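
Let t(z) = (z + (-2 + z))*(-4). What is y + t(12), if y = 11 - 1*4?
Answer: -81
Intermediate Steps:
t(z) = 8 - 8*z (t(z) = (-2 + 2*z)*(-4) = 8 - 8*z)
y = 7 (y = 11 - 4 = 7)
y + t(12) = 7 + (8 - 8*12) = 7 + (8 - 96) = 7 - 88 = -81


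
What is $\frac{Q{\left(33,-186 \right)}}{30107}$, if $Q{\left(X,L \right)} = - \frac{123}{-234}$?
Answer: $\frac{41}{2348346} \approx 1.7459 \cdot 10^{-5}$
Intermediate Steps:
$Q{\left(X,L \right)} = \frac{41}{78}$ ($Q{\left(X,L \right)} = \left(-123\right) \left(- \frac{1}{234}\right) = \frac{41}{78}$)
$\frac{Q{\left(33,-186 \right)}}{30107} = \frac{41}{78 \cdot 30107} = \frac{41}{78} \cdot \frac{1}{30107} = \frac{41}{2348346}$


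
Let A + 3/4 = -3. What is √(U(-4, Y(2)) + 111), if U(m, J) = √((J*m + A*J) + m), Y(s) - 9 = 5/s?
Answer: √(444 + I*√1490)/2 ≈ 10.546 + 0.45754*I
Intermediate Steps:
A = -15/4 (A = -¾ - 3 = -15/4 ≈ -3.7500)
Y(s) = 9 + 5/s
U(m, J) = √(m - 15*J/4 + J*m) (U(m, J) = √((J*m - 15*J/4) + m) = √((-15*J/4 + J*m) + m) = √(m - 15*J/4 + J*m))
√(U(-4, Y(2)) + 111) = √(√(-15*(9 + 5/2) + 4*(-4) + 4*(9 + 5/2)*(-4))/2 + 111) = √(√(-15*(9 + 5*(½)) - 16 + 4*(9 + 5*(½))*(-4))/2 + 111) = √(√(-15*(9 + 5/2) - 16 + 4*(9 + 5/2)*(-4))/2 + 111) = √(√(-15*23/2 - 16 + 4*(23/2)*(-4))/2 + 111) = √(√(-345/2 - 16 - 184)/2 + 111) = √(√(-745/2)/2 + 111) = √((I*√1490/2)/2 + 111) = √(I*√1490/4 + 111) = √(111 + I*√1490/4)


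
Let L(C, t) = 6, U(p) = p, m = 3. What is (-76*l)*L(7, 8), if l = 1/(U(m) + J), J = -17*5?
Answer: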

DIRECTIONS: Pick every line containing the word "What" out of the material, and copy those lines.

RESULT OF THE TASK:
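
Let t(z) = (z + (-2 + z))*(-4). What is y + t(12), if y = 11 - 1*4?
What is $\frac{Q{\left(33,-186 \right)}}{30107}$, if $Q{\left(X,L \right)} = - \frac{123}{-234}$?
Let A + 3/4 = -3. What is √(U(-4, Y(2)) + 111), if U(m, J) = √((J*m + A*J) + m), Y(s) - 9 = 5/s?
Let L(C, t) = 6, U(p) = p, m = 3. What is (-76*l)*L(7, 8), if l = 1/(U(m) + J), J = -17*5?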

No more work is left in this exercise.